Which lines of the data contain the string "farms"? Copy every one.

━━━━━━━━━━━━━━━━

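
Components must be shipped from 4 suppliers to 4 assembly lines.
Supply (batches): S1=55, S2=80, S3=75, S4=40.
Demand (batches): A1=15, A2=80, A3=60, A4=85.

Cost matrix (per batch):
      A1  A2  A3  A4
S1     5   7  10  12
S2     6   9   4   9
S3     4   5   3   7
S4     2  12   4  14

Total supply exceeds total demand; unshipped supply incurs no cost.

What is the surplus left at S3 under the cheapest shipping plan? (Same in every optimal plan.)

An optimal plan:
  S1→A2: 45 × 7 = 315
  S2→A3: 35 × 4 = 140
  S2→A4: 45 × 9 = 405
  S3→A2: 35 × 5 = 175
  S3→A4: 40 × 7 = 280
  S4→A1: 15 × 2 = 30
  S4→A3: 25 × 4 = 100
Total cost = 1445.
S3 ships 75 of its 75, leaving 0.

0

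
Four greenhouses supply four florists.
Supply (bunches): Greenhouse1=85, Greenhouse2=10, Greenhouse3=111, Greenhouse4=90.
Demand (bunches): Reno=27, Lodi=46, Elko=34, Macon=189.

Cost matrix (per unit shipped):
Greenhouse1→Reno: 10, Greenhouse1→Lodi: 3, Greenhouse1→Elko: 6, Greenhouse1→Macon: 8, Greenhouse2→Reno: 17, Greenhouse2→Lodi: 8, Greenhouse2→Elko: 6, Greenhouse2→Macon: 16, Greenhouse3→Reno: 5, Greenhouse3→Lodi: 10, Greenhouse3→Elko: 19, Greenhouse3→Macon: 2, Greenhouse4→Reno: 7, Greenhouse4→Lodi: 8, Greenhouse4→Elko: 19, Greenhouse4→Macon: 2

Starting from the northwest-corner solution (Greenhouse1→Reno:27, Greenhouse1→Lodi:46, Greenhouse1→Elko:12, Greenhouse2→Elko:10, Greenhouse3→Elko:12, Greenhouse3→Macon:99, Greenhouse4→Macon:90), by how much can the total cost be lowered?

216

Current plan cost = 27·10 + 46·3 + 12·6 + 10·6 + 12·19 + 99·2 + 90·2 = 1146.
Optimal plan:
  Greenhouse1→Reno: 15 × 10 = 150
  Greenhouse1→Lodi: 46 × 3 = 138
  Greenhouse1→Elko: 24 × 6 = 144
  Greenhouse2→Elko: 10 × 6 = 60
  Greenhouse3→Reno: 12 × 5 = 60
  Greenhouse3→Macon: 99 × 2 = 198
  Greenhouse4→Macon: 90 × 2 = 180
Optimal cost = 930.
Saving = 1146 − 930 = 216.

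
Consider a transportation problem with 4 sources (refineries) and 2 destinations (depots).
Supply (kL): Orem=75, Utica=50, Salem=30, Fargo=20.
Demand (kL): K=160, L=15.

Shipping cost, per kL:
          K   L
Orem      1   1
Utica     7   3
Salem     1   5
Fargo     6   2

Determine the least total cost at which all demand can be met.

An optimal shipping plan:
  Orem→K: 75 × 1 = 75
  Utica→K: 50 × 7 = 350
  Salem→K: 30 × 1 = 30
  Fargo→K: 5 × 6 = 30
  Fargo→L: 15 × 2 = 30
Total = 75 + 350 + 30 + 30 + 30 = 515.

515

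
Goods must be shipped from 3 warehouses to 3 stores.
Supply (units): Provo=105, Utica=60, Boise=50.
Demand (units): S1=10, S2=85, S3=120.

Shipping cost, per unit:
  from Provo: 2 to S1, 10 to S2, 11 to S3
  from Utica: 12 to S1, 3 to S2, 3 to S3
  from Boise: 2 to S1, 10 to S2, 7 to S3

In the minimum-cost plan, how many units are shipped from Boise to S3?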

━━━━━━━━━━━━━━━━

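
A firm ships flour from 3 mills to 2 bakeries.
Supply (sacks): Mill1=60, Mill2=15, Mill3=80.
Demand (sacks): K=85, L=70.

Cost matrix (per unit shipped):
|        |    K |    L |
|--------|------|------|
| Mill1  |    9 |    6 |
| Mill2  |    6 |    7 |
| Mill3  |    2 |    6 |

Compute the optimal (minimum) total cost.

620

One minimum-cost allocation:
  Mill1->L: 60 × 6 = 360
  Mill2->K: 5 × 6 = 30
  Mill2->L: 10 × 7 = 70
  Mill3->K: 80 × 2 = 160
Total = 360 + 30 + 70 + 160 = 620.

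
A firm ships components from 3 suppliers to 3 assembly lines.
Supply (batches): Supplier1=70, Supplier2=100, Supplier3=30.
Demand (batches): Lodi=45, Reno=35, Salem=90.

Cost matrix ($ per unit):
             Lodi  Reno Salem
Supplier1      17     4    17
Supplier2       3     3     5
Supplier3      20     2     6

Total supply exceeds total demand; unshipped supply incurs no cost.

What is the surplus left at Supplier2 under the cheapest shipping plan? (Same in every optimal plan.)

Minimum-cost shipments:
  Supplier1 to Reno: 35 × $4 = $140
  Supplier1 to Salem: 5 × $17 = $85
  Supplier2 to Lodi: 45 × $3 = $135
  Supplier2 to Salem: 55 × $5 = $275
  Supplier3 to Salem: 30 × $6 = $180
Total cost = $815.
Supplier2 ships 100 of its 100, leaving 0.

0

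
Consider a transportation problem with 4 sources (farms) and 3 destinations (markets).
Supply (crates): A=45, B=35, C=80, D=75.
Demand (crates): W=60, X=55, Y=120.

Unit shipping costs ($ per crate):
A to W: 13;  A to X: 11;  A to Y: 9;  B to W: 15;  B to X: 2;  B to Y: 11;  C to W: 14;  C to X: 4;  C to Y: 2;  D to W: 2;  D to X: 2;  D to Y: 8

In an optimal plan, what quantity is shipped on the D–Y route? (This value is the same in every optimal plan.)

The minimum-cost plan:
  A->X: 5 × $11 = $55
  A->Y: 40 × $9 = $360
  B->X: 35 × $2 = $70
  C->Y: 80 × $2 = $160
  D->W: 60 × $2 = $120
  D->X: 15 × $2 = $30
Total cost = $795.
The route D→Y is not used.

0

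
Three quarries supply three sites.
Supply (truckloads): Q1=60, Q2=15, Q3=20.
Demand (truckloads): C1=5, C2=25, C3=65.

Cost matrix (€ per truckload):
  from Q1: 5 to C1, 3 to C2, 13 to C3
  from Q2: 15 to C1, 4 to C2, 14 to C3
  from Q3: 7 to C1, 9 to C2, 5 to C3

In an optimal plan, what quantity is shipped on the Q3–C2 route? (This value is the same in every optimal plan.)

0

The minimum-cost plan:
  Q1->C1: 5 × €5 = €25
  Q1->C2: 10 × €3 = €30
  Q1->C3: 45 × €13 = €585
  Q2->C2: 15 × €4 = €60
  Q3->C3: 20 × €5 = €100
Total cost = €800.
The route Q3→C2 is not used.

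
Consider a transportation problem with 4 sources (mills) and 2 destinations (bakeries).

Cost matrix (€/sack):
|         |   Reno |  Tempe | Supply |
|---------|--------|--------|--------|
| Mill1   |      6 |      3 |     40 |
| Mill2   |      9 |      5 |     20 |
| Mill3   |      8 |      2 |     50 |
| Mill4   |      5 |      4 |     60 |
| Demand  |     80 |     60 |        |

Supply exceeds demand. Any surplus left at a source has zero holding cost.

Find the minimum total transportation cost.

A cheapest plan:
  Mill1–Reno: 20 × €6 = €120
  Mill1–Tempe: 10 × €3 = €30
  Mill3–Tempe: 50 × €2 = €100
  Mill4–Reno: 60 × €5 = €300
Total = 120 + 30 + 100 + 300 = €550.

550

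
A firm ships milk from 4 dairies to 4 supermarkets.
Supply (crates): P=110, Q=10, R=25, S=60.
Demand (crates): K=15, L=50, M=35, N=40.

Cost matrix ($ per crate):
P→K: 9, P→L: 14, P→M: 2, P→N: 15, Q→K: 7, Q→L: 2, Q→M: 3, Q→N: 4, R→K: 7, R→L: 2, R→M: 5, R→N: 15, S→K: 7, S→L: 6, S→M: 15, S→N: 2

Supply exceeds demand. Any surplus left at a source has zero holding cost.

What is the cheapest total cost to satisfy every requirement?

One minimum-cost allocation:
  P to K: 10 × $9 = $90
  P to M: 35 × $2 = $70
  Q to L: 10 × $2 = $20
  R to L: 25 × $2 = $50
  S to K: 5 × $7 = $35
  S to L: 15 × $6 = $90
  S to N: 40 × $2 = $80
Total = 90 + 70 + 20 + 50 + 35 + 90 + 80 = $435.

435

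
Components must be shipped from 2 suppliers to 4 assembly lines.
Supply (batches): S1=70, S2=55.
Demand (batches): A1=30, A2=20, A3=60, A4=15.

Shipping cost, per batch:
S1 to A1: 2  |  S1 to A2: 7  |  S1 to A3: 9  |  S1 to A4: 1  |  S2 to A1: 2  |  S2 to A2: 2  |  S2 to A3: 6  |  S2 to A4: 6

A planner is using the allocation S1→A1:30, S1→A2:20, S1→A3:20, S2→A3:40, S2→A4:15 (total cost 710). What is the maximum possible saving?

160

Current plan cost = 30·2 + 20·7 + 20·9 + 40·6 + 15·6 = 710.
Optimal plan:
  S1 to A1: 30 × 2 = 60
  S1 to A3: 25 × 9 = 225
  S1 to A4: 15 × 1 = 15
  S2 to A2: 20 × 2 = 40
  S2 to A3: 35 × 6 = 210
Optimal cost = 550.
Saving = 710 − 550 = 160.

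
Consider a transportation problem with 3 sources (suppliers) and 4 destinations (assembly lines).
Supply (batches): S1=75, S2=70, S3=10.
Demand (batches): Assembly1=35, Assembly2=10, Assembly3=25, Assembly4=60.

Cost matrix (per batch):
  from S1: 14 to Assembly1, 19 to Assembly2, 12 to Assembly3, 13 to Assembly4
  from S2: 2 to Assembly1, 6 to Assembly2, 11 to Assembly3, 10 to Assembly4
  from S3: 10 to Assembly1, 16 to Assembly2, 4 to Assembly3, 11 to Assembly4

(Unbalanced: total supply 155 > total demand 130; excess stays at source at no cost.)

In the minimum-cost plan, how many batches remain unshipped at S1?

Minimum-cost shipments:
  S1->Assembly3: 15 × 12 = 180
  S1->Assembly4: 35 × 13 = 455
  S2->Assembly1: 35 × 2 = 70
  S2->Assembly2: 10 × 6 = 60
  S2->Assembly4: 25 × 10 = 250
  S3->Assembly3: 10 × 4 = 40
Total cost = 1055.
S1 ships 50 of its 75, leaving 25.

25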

━━━━━━━━━━━━━━━━

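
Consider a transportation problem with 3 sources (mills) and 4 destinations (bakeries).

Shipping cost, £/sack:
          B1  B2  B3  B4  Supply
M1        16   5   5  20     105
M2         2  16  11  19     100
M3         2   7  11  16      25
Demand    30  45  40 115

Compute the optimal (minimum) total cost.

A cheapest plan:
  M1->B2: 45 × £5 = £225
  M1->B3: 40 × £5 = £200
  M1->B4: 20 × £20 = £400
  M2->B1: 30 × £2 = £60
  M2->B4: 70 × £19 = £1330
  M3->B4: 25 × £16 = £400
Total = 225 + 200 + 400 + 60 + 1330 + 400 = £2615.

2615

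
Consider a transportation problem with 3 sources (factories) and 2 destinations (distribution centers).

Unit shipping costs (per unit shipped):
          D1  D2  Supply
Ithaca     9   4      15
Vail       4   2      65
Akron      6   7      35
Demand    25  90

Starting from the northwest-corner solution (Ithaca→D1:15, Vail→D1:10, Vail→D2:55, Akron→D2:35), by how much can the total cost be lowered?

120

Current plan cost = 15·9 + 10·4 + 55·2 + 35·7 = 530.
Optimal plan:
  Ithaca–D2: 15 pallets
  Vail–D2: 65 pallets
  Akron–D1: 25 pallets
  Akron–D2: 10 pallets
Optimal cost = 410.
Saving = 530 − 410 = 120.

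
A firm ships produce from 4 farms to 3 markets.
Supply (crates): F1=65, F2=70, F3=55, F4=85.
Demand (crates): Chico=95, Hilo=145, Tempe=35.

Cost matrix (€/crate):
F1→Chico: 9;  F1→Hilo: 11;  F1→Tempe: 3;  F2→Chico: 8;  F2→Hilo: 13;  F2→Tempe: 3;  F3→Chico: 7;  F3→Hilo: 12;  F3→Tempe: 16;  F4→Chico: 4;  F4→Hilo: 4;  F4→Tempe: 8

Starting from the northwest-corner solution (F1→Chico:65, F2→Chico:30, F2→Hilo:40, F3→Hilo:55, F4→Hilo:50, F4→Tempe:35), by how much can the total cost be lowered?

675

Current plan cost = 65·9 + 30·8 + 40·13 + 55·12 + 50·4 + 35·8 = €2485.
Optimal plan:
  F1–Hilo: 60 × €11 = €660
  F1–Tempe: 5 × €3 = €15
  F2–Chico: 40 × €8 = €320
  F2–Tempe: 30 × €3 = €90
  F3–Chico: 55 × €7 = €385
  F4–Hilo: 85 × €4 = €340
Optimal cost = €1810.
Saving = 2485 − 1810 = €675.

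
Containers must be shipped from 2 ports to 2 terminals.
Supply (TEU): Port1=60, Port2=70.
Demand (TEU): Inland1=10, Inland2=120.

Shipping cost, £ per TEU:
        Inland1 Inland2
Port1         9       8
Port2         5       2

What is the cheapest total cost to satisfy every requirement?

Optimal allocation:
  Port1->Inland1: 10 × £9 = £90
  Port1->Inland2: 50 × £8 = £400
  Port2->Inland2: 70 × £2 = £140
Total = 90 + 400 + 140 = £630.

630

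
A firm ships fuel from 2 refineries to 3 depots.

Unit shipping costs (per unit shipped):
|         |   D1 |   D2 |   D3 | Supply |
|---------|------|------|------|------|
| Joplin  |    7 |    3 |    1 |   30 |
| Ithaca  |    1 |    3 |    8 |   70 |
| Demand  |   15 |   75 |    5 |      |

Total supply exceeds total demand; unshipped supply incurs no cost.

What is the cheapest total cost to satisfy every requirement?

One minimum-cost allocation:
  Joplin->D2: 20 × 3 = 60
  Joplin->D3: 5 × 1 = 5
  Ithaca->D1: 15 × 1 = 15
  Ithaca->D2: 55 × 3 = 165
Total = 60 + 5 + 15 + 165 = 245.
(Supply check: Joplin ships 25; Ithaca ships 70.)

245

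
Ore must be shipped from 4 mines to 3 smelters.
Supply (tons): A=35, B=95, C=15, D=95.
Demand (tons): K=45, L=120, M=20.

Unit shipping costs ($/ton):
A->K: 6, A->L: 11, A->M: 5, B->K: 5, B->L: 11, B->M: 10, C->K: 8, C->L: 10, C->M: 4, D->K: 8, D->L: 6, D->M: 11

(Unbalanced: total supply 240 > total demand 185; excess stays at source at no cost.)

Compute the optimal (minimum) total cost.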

━━━━━━━━━━━━━━━━

Answer for this exercise:
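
Consider a transportation problem with 4 sources (farms) and 3 destinations (markets).
A firm ships produce from 4 farms to 3 markets.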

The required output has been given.